───── Dataset records

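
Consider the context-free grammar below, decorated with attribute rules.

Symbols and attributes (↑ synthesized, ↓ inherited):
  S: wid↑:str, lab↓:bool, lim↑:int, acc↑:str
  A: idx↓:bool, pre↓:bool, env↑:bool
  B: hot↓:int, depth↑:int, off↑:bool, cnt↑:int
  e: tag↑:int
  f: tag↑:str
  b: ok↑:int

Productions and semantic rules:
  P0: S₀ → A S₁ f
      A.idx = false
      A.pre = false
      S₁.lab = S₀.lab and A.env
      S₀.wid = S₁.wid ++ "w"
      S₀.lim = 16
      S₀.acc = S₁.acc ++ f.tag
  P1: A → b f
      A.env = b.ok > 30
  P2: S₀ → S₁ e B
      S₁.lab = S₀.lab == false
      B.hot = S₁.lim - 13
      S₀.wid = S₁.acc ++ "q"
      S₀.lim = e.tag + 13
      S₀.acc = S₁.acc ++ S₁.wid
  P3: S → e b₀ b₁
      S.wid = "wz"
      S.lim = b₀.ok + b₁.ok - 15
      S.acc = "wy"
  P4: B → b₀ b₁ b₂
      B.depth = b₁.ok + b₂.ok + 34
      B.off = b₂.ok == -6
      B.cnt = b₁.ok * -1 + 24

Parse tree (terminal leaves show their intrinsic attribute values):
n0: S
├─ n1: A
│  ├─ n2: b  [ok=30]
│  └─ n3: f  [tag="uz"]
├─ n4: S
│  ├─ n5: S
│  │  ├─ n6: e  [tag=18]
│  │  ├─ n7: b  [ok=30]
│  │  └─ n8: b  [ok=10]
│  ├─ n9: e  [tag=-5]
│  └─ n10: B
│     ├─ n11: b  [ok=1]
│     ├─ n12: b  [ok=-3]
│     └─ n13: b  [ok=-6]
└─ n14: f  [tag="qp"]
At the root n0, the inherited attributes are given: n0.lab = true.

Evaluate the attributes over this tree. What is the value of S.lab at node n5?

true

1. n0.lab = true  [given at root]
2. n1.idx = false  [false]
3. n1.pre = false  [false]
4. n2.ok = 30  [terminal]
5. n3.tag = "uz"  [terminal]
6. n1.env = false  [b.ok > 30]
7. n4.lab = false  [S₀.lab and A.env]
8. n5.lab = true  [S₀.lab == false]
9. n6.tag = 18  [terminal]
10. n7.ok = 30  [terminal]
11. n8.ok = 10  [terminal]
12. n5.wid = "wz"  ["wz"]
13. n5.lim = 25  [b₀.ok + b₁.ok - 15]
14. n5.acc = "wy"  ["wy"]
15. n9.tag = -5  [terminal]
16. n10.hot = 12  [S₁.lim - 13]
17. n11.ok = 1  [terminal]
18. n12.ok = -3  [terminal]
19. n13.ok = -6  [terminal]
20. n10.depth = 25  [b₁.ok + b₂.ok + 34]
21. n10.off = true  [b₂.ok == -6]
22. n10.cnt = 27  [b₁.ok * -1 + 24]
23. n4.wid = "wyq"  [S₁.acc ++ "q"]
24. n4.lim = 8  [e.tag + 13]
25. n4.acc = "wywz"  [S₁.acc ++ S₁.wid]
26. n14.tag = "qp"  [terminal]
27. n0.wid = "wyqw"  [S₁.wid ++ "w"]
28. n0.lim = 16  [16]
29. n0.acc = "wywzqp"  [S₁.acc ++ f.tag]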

──────────

## Brief
Up to and including the last line of the records above, print exactly every line from the one that contains "P4: B → b₀ b₁ b₂" onward.

## Finished exercise
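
  P4: B → b₀ b₁ b₂
      B.depth = b₁.ok + b₂.ok + 34
      B.off = b₂.ok == -6
      B.cnt = b₁.ok * -1 + 24

Parse tree (terminal leaves show their intrinsic attribute values):
n0: S
├─ n1: A
│  ├─ n2: b  [ok=30]
│  └─ n3: f  [tag="uz"]
├─ n4: S
│  ├─ n5: S
│  │  ├─ n6: e  [tag=18]
│  │  ├─ n7: b  [ok=30]
│  │  └─ n8: b  [ok=10]
│  ├─ n9: e  [tag=-5]
│  └─ n10: B
│     ├─ n11: b  [ok=1]
│     ├─ n12: b  [ok=-3]
│     └─ n13: b  [ok=-6]
└─ n14: f  [tag="qp"]
At the root n0, the inherited attributes are given: n0.lab = true.

Evaluate the attributes over this tree. What is the value of S.lab at node n5?

true

1. n0.lab = true  [given at root]
2. n1.idx = false  [false]
3. n1.pre = false  [false]
4. n2.ok = 30  [terminal]
5. n3.tag = "uz"  [terminal]
6. n1.env = false  [b.ok > 30]
7. n4.lab = false  [S₀.lab and A.env]
8. n5.lab = true  [S₀.lab == false]
9. n6.tag = 18  [terminal]
10. n7.ok = 30  [terminal]
11. n8.ok = 10  [terminal]
12. n5.wid = "wz"  ["wz"]
13. n5.lim = 25  [b₀.ok + b₁.ok - 15]
14. n5.acc = "wy"  ["wy"]
15. n9.tag = -5  [terminal]
16. n10.hot = 12  [S₁.lim - 13]
17. n11.ok = 1  [terminal]
18. n12.ok = -3  [terminal]
19. n13.ok = -6  [terminal]
20. n10.depth = 25  [b₁.ok + b₂.ok + 34]
21. n10.off = true  [b₂.ok == -6]
22. n10.cnt = 27  [b₁.ok * -1 + 24]
23. n4.wid = "wyq"  [S₁.acc ++ "q"]
24. n4.lim = 8  [e.tag + 13]
25. n4.acc = "wywz"  [S₁.acc ++ S₁.wid]
26. n14.tag = "qp"  [terminal]
27. n0.wid = "wyqw"  [S₁.wid ++ "w"]
28. n0.lim = 16  [16]
29. n0.acc = "wywzqp"  [S₁.acc ++ f.tag]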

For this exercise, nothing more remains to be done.